DATA IN THIS EXERCISE section start

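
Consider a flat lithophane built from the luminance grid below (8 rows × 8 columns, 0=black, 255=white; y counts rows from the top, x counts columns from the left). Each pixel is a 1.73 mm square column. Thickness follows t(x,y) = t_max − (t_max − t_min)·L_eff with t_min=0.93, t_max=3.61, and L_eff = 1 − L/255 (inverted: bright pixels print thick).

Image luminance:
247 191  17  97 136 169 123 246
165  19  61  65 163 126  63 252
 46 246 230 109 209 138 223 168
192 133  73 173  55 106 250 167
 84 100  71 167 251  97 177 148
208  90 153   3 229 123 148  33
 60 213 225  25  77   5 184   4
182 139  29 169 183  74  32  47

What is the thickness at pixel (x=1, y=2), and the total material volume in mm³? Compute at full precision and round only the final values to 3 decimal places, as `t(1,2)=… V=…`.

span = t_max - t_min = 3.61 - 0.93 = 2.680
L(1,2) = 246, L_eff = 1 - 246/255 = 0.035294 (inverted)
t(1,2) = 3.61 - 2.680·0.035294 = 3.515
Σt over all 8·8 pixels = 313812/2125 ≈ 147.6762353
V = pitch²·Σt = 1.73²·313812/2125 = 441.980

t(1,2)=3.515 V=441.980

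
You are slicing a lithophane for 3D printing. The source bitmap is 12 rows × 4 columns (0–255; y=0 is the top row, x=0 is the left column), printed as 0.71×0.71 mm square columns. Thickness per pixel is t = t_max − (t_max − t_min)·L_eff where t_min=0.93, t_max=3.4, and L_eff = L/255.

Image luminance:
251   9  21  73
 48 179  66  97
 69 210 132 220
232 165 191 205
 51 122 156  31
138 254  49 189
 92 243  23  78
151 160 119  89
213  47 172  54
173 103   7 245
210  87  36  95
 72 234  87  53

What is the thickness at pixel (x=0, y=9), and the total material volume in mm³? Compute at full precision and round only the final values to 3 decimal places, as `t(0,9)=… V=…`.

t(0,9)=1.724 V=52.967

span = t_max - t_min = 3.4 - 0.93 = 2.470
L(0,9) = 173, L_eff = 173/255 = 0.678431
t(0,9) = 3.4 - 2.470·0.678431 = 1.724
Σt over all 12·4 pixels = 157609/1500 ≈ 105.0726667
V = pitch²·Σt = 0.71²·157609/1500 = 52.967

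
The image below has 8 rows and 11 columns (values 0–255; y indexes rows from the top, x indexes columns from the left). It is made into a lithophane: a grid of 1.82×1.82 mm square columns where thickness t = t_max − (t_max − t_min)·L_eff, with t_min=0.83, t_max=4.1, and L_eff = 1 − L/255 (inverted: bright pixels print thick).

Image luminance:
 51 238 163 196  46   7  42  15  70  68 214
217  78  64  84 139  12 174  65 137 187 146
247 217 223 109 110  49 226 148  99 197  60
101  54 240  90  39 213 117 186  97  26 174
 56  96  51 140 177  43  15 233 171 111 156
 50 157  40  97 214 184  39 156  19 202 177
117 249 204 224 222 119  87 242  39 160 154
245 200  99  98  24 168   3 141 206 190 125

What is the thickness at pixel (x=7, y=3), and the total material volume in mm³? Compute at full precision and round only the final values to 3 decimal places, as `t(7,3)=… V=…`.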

DATA IN THIS EXERCISE section end
DATA IN THIS EXERCISE section start

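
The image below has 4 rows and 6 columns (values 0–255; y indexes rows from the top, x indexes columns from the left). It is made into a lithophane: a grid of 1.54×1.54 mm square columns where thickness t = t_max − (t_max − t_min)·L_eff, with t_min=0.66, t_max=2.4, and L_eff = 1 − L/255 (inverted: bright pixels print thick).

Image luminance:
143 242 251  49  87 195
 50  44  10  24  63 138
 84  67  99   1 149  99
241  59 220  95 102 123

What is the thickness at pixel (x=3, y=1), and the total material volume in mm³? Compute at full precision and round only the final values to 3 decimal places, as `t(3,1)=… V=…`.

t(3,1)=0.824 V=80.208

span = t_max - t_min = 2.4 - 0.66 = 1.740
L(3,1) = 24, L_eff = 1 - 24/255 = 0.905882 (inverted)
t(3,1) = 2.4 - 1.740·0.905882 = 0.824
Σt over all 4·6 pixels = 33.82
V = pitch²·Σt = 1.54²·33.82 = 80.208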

DATA IN THIS EXERCISE section end

**WHAT TO DO:** Copy out the lines of the data where the word "lithophane" can be found.

**RESPONSE FOR THIS EXERCISE:**
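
Consider a flat lithophane built from the luminance grid below (8 rows × 8 columns, 0=black, 255=white; y counts rows from the top, x counts columns from the left). Each pixel is a 1.73 mm square column. Thickness follows t(x,y) = t_max − (t_max − t_min)·L_eff with t_min=0.93, t_max=3.61, and L_eff = 1 − L/255 (inverted: bright pixels print thick).
You are slicing a lithophane for 3D printing. The source bitmap is 12 rows × 4 columns (0–255; y=0 is the top row, x=0 is the left column), printed as 0.71×0.71 mm square columns. Thickness per pixel is t = t_max − (t_max − t_min)·L_eff where t_min=0.93, t_max=3.4, and L_eff = L/255.
The image below has 8 rows and 11 columns (values 0–255; y indexes rows from the top, x indexes columns from the left). It is made into a lithophane: a grid of 1.82×1.82 mm square columns where thickness t = t_max − (t_max − t_min)·L_eff, with t_min=0.83, t_max=4.1, and L_eff = 1 − L/255 (inverted: bright pixels print thick).
The image below has 4 rows and 6 columns (values 0–255; y indexes rows from the top, x indexes columns from the left). It is made into a lithophane: a grid of 1.54×1.54 mm square columns where thickness t = t_max − (t_max − t_min)·L_eff, with t_min=0.66, t_max=2.4, and L_eff = 1 − L/255 (inverted: bright pixels print thick).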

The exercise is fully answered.